_Work request_: Your answer must be the records below, printed exactly.

(Saved data entries)
Start of Block

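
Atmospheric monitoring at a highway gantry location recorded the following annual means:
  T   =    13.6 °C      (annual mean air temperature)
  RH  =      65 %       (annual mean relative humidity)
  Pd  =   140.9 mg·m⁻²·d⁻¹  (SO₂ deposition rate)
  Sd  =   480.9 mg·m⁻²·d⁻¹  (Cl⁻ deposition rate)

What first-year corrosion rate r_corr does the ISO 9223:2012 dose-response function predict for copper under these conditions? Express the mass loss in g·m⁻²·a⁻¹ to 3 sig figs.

copper: T>10 °C ⇒ hinge -0.080·(13.6−10) = -0.2880
  sulphur-dioxide contribution → 0.6659 μm/a
  chloride contribution → 1.098 μm/a
  ⇒ r_corr(copper) = 1.764 μm/a
Convert to mass loss: 1.764 μm/a × 8.96 g/cm³ = 15.8 g·m⁻²·a⁻¹

r_corr = 15.8 g·m⁻²·a⁻¹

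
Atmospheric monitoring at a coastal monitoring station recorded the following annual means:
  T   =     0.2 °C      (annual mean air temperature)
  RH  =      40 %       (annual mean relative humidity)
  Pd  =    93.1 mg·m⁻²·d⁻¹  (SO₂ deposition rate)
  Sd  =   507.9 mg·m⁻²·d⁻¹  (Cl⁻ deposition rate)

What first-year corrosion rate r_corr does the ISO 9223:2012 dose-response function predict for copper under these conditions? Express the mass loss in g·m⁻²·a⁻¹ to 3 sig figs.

r_corr = 2.58 g·m⁻²·a⁻¹

copper: T≤10 °C ⇒ hinge +0.126·(0.2−10) = -1.2348
  SO₂ term: 0.0053·93.1^0.26·exp(0.059·40-1.2348) = 0.05307
  Cl⁻ term: 0.01025·507.9^0.27·exp(0.036·40+0.049·0.2) = 0.2349
  r_corr = 0.05307 + 0.2349 = 0.288 μm/a
Convert to mass loss: 0.288 μm/a × 8.96 g/cm³ = 2.58 g·m⁻²·a⁻¹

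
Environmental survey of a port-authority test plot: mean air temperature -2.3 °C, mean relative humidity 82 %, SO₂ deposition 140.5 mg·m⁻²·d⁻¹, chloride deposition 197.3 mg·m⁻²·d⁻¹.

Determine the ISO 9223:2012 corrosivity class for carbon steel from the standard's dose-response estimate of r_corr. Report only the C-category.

C4

carbon steel: T≤10 °C ⇒ hinge +0.150·(-2.3−10) = -1.8450
  SO₂ term: 1.77·140.5^0.52·exp(0.02·82-1.8450) = 18.87
  Sd branch = 0.102·Sd^0.62·e^(0.033·RH+0.04·T) = 36.88 μm/a
  r_corr = 18.87 + 36.88 = 55.75 μm/a
Category bounds: 50…80 μm/a bracket r_corr ⇒ C4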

End of Block

_Written response_:
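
Atmospheric monitoring at a highway gantry location recorded the following annual means:
  T   =    13.6 °C      (annual mean air temperature)
  RH  =      65 %       (annual mean relative humidity)
  Pd  =   140.9 mg·m⁻²·d⁻¹  (SO₂ deposition rate)
  Sd  =   480.9 mg·m⁻²·d⁻¹  (Cl⁻ deposition rate)

What first-year corrosion rate r_corr does the ISO 9223:2012 dose-response function predict for copper under these conditions? Express the mass loss in g·m⁻²·a⁻¹ to 3 sig figs.

copper: T>10 °C ⇒ hinge -0.080·(13.6−10) = -0.2880
  sulphur-dioxide contribution → 0.6659 μm/a
  chloride contribution → 1.098 μm/a
  ⇒ r_corr(copper) = 1.764 μm/a
Convert to mass loss: 1.764 μm/a × 8.96 g/cm³ = 15.8 g·m⁻²·a⁻¹

r_corr = 15.8 g·m⁻²·a⁻¹

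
Atmospheric monitoring at a coastal monitoring station recorded the following annual means:
  T   =     0.2 °C      (annual mean air temperature)
  RH  =      40 %       (annual mean relative humidity)
  Pd  =    93.1 mg·m⁻²·d⁻¹  (SO₂ deposition rate)
  Sd  =   507.9 mg·m⁻²·d⁻¹  (Cl⁻ deposition rate)

What first-year corrosion rate r_corr does the ISO 9223:2012 dose-response function predict for copper under these conditions? Express the mass loss in g·m⁻²·a⁻¹ to 3 sig figs.

r_corr = 2.58 g·m⁻²·a⁻¹

copper: T≤10 °C ⇒ hinge +0.126·(0.2−10) = -1.2348
  SO₂ term: 0.0053·93.1^0.26·exp(0.059·40-1.2348) = 0.05307
  Cl⁻ term: 0.01025·507.9^0.27·exp(0.036·40+0.049·0.2) = 0.2349
  r_corr = 0.05307 + 0.2349 = 0.288 μm/a
Convert to mass loss: 0.288 μm/a × 8.96 g/cm³ = 2.58 g·m⁻²·a⁻¹

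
Environmental survey of a port-authority test plot: mean air temperature -2.3 °C, mean relative humidity 82 %, SO₂ deposition 140.5 mg·m⁻²·d⁻¹, chloride deposition 197.3 mg·m⁻²·d⁻¹.

Determine the ISO 9223:2012 corrosivity class for carbon steel from the standard's dose-response estimate of r_corr. Report only the C-category.

C4

carbon steel: T≤10 °C ⇒ hinge +0.150·(-2.3−10) = -1.8450
  SO₂ term: 1.77·140.5^0.52·exp(0.02·82-1.8450) = 18.87
  Sd branch = 0.102·Sd^0.62·e^(0.033·RH+0.04·T) = 36.88 μm/a
  r_corr = 18.87 + 36.88 = 55.75 μm/a
Category bounds: 50…80 μm/a bracket r_corr ⇒ C4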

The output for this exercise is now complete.